BRIEF → Below are the records. Reproduce the line that contains "Wren claims that Zora is a knave." and every line after it to the end, exactly and alone.

▼▼▼

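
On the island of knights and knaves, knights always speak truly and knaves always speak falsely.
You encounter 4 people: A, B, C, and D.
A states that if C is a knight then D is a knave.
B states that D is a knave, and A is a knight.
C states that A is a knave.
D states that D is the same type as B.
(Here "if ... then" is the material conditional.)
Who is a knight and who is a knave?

A is a knight, and the claim "if C is a knight then D is a knave" is indeed True.
Since B is a knight, "D is a knave, and A is a knight" needs to be True, which holds.
C is a knave, so "A is a knave" must be false — and it is.
D is a knave, so "D is the same type as B" must be false — and it is.

A is a knight, B is a knight, C is a knave, and D is a knave.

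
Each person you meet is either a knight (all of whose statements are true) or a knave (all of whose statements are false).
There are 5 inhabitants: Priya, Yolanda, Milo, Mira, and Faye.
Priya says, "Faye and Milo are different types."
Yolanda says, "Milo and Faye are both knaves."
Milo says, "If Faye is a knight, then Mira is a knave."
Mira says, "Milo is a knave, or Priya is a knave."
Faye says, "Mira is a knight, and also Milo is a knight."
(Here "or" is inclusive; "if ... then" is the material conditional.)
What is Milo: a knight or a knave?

Milo is a knight.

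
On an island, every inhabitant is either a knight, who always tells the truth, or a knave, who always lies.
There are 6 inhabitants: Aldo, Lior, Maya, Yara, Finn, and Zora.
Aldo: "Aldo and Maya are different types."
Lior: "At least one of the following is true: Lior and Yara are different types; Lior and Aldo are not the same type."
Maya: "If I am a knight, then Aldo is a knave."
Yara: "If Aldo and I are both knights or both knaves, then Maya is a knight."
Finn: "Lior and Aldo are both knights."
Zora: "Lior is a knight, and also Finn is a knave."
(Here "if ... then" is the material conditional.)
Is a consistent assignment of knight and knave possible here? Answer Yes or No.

No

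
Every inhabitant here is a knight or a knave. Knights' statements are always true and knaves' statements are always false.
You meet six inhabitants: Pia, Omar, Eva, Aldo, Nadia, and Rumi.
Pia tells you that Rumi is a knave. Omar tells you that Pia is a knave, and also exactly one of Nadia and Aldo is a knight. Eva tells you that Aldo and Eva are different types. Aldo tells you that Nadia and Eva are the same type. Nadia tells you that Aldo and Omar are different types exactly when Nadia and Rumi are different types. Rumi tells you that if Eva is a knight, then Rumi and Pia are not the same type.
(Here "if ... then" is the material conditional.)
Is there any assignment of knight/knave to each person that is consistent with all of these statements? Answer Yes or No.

One consistent assignment: Pia=knave, Omar=knave, Eva=knight, Aldo=knave, Nadia=knave, Rumi=knight.

Yes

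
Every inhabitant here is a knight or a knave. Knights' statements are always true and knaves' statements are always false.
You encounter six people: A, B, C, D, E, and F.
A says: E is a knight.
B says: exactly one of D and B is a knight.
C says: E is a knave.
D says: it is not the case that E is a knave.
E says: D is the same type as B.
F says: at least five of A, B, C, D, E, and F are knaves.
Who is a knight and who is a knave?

Knights: B and C. Knaves: A, D, E, and F.

A is a knave, so "E is a knight" must be false — and it is.
B is a knight, so "exactly one of D and B is a knight" must be true — and it is.
C is a knight, and the claim "E is a knave" is indeed true.
D is a knave, so "it is not the case that E is a knave" must be false — and it is.
As a knave, E's statement "D is the same type as B" should be false; it is.
F is a knave; "at least five of A, B, C, D, E, and F are knaves" is false, as required.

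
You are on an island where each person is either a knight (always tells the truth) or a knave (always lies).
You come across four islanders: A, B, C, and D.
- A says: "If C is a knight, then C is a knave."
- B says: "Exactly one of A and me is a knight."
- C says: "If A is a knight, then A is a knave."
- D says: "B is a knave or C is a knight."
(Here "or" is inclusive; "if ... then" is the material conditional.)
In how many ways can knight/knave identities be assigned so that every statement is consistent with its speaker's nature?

2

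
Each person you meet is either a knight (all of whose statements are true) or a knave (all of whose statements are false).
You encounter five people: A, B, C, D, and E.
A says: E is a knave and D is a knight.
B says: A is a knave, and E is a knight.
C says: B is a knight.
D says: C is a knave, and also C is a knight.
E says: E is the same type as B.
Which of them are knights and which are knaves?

A is a knave, so "E is a knave and D is a knight" must be False — and it is.
B (knight): "A is a knave, and E is a knight" — True. ✓
C is a knight; "B is a knight" is True, as required.
Since D is a knave, "C is a knave, and also C is a knight" needs to be False, which holds.
Since E is a knight, "E is the same type as B" needs to be True, which holds.

Knights: B, C, and E. Knaves: A and D.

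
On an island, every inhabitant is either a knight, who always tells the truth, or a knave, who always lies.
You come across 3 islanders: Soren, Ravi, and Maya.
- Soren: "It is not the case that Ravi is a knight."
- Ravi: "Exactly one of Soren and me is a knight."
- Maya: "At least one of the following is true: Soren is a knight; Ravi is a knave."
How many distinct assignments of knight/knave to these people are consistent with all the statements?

1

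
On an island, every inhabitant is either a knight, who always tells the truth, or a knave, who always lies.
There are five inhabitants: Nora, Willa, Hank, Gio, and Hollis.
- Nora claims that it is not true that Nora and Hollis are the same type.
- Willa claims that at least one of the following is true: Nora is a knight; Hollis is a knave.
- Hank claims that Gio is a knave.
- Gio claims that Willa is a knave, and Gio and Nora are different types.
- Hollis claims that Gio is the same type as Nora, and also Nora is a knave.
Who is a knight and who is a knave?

Nora is a knight, Willa is a knight, Hank is a knight, Gio is a knave, and Hollis is a knave.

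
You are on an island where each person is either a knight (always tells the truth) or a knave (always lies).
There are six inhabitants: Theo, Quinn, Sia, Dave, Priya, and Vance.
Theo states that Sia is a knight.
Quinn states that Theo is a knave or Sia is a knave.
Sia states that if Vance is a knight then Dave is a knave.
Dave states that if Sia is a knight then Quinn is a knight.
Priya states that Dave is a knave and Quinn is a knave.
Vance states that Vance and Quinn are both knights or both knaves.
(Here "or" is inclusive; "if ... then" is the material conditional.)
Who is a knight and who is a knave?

Theo is a knave, Quinn is a knight, Sia is a knave, Dave is a knight, Priya is a knave, and Vance is a knight.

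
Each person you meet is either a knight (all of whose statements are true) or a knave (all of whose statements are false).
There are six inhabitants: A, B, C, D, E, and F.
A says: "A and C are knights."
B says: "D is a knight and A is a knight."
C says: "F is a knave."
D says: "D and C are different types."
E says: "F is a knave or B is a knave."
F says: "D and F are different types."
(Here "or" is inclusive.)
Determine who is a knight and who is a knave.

A is a knave, B is a knave, C is a knave, D is a knave, E is a knight, and F is a knight.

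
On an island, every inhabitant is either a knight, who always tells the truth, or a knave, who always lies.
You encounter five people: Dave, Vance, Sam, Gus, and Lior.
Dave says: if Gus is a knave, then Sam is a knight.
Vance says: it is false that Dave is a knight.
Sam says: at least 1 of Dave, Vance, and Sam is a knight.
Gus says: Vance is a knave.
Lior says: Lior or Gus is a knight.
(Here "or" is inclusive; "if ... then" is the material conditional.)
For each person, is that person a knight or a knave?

Dave is a knight, Vance is a knave, Sam is a knight, Gus is a knight, and Lior is a knight.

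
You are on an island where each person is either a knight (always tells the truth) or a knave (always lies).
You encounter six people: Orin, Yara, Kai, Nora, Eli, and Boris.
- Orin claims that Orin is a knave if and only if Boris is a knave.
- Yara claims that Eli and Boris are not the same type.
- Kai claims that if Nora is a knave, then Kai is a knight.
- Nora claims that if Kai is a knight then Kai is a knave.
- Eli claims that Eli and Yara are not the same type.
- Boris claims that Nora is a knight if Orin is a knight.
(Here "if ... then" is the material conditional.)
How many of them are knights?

3

The unique consistent assignment is Orin=knave, Yara=knave, Kai=knight, Nora=knave, Eli=knight, Boris=knight.
That has 3 knights.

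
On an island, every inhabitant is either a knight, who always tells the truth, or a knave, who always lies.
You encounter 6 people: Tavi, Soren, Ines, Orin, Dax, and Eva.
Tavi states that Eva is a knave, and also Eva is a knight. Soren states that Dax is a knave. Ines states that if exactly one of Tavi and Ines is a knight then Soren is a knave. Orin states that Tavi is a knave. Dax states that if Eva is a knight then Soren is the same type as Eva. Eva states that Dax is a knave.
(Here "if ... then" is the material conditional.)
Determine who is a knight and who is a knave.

Knights: Ines, Orin, and Dax. Knaves: Tavi, Soren, and Eva.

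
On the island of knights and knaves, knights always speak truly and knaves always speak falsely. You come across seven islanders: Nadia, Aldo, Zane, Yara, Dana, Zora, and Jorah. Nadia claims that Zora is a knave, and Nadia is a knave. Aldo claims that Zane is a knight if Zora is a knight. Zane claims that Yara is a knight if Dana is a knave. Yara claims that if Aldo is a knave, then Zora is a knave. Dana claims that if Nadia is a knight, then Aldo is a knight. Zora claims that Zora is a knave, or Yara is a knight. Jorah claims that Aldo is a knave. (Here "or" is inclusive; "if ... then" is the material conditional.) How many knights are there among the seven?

The unique consistent assignment is Nadia=knave, Aldo=knight, Zane=knight, Yara=knight, Dana=knight, Zora=knight, Jorah=knave.
That has 5 knights.

5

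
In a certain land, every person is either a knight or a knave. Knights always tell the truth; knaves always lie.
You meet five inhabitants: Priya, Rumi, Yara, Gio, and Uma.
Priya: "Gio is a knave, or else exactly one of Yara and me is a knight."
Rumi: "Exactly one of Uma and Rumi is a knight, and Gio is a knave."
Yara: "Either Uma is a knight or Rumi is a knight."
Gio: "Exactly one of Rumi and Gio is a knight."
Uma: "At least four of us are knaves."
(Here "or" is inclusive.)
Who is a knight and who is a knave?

Priya is a knight, Rumi is a knave, Yara is a knave, Gio is a knight, and Uma is a knave.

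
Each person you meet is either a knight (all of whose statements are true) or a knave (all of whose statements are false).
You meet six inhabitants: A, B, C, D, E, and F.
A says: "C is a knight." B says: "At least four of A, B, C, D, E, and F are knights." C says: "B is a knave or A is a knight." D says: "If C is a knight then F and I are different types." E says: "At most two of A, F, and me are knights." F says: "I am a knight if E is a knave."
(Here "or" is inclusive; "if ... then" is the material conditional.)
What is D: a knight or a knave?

D is a knight.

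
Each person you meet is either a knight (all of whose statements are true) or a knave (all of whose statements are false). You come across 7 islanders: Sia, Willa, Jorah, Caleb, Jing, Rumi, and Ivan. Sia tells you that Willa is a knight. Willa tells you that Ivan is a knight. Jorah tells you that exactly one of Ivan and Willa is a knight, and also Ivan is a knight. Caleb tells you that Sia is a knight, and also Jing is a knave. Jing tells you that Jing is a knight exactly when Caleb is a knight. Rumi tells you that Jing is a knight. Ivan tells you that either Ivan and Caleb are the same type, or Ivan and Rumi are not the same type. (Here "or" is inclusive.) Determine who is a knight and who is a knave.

Sia is a knight; "Willa is a knight" is True, as required.
Willa is a knight; "Ivan is a knight" is True, as required.
As a knave, Jorah's statement "exactly one of Ivan and Willa is a knight, and also Ivan is a knight" should be False; it is.
Caleb is a knight; "Sia is a knight, and also Jing is a knave" is True, as required.
Jing (knave): "Jing is a knight exactly when Caleb is a knight" — False. ✓
As a knave, Rumi's statement "Jing is a knight" should be False; it is.
Ivan is a knight, and the claim "either Ivan and Caleb are the same type, or Ivan and Rumi are not the same type" is indeed True.

Knights: Sia, Willa, Caleb, and Ivan. Knaves: Jorah, Jing, and Rumi.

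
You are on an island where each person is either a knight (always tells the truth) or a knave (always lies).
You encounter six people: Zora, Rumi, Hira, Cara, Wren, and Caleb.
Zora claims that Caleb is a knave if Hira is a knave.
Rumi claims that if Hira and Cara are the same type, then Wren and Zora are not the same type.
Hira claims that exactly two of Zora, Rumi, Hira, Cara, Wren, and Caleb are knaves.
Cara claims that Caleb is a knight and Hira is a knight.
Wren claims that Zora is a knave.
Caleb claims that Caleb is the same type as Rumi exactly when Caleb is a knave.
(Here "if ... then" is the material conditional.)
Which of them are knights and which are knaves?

Zora is a knight, Rumi is a knight, Hira is a knave, Cara is a knave, Wren is a knave, and Caleb is a knave.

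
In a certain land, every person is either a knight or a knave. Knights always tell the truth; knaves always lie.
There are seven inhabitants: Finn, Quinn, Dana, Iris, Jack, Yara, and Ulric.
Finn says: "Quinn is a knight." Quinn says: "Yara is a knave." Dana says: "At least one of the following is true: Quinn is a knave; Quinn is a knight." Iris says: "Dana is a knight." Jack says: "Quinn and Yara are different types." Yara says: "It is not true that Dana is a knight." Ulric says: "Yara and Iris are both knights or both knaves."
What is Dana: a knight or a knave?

Dana is a knight.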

▲▲▲

ANSWER →
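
Wren claims that Zora is a knave.
Caleb claims that Caleb is the same type as Rumi exactly when Caleb is a knave.
(Here "if ... then" is the material conditional.)
Which of them are knights and which are knaves?

Zora is a knight, Rumi is a knight, Hira is a knave, Cara is a knave, Wren is a knave, and Caleb is a knave.

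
In a certain land, every person is either a knight or a knave. Knights always tell the truth; knaves always lie.
There are seven inhabitants: Finn, Quinn, Dana, Iris, Jack, Yara, and Ulric.
Finn says: "Quinn is a knight." Quinn says: "Yara is a knave." Dana says: "At least one of the following is true: Quinn is a knave; Quinn is a knight." Iris says: "Dana is a knight." Jack says: "Quinn and Yara are different types." Yara says: "It is not true that Dana is a knight." Ulric says: "Yara and Iris are both knights or both knaves."
What is Dana: a knight or a knave?

Dana is a knight.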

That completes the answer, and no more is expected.